Work to be completed: A single number is required: how many lines below include the string "record".

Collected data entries
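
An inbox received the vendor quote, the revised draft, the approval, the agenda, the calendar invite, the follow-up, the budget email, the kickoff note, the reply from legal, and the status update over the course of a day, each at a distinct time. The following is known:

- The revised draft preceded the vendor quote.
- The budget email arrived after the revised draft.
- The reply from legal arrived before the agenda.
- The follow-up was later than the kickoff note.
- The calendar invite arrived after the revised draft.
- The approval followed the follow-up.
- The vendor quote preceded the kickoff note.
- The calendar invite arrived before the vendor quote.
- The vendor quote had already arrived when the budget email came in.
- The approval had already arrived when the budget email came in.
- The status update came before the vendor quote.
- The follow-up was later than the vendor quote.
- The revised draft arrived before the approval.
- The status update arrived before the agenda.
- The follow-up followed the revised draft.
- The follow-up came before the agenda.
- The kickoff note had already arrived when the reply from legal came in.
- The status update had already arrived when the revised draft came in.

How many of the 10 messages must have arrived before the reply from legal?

Directly stated before the reply from legal: the kickoff note.
The calendar invite reaches the reply from legal via the calendar invite → the vendor quote → the kickoff note → the reply from legal.
The revised draft reaches the reply from legal via the revised draft → the vendor quote → the kickoff note → the reply from legal.
The status update reaches the reply from legal via the status update → the vendor quote → the kickoff note → the reply from legal.
Likewise the vendor quote reaches the reply from legal by chaining the stated constraints.
No chain forces the follow-up (or any of the others) ahead of the reply from legal.
That's the calendar invite, the kickoff note, the revised draft, the status update, and the vendor quote — 5 in all.

5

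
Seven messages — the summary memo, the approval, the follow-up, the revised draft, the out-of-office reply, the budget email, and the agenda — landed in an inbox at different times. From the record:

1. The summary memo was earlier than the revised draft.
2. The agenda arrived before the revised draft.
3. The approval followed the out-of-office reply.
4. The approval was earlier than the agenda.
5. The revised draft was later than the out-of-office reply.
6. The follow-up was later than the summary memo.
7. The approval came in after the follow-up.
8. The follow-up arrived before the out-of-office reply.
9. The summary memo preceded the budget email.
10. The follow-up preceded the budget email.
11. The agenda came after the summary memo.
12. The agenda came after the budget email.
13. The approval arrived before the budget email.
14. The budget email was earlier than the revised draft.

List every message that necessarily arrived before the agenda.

Directly stated before the agenda: the approval, the budget email, and the summary memo.
The follow-up reaches the agenda via the follow-up → the budget email → the agenda.
The out-of-office reply reaches the agenda via the out-of-office reply → the approval → the agenda.

the approval, the budget email, the follow-up, the out-of-office reply, the summary memo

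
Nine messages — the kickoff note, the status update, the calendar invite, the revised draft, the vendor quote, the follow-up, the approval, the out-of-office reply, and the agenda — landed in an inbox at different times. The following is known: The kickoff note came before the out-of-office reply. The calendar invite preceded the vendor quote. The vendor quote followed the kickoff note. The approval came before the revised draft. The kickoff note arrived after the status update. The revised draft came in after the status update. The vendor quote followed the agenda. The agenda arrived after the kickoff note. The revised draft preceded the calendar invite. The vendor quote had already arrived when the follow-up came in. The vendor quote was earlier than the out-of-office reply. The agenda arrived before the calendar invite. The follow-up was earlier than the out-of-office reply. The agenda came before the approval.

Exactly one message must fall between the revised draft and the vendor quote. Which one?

the calendar invite

Tracing the constraints gives the revised draft → the calendar invite → the vendor quote, so the calendar invite sits after the revised draft and before the vendor quote.
No other message is forced both after the revised draft and before the vendor quote.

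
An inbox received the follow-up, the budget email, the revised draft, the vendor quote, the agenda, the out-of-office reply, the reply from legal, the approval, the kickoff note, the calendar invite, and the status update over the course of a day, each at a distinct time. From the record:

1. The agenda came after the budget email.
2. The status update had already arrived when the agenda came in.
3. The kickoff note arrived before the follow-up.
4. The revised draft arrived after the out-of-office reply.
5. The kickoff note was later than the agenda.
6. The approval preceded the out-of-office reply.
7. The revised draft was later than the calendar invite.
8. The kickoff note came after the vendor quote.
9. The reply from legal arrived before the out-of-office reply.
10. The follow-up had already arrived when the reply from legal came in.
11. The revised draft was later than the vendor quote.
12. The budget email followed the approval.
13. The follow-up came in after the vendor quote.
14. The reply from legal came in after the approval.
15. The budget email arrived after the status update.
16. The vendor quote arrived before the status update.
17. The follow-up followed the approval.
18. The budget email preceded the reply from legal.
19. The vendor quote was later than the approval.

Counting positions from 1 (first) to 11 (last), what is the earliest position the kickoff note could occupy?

The agenda, the approval, the budget email, the status update, and the vendor quote must all come before the kickoff note — 5 forced predecessors.
Nothing else is forced ahead of the kickoff note, so its earliest slot is position 5 + 1 = 6.

6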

Solution: 2